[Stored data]
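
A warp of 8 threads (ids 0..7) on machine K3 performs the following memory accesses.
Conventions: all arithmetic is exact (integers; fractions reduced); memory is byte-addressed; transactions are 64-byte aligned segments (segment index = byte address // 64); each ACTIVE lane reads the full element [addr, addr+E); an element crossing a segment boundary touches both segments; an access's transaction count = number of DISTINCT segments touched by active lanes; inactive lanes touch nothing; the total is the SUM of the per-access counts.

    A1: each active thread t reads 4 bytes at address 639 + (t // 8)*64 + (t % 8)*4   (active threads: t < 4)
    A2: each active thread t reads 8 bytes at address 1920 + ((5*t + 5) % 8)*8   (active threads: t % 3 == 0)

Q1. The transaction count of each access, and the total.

A1: 2 transactions
A2: 1 transaction

Answer: 2,1; total 3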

Task requirements>
Every entry above should be retyped exactly as it appears.

Response to the exercise>
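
A warp of 8 threads (ids 0..7) on machine K3 performs the following memory accesses.
Conventions: all arithmetic is exact (integers; fractions reduced); memory is byte-addressed; transactions are 64-byte aligned segments (segment index = byte address // 64); each ACTIVE lane reads the full element [addr, addr+E); an element crossing a segment boundary touches both segments; an access's transaction count = number of DISTINCT segments touched by active lanes; inactive lanes touch nothing; the total is the SUM of the per-access counts.

    A1: each active thread t reads 4 bytes at address 639 + (t // 8)*64 + (t % 8)*4   (active threads: t < 4)
    A2: each active thread t reads 8 bytes at address 1920 + ((5*t + 5) % 8)*8   (active threads: t % 3 == 0)

Q1. The transaction count of each access, and the total.

A1: 2 transactions
A2: 1 transaction

Answer: 2,1; total 3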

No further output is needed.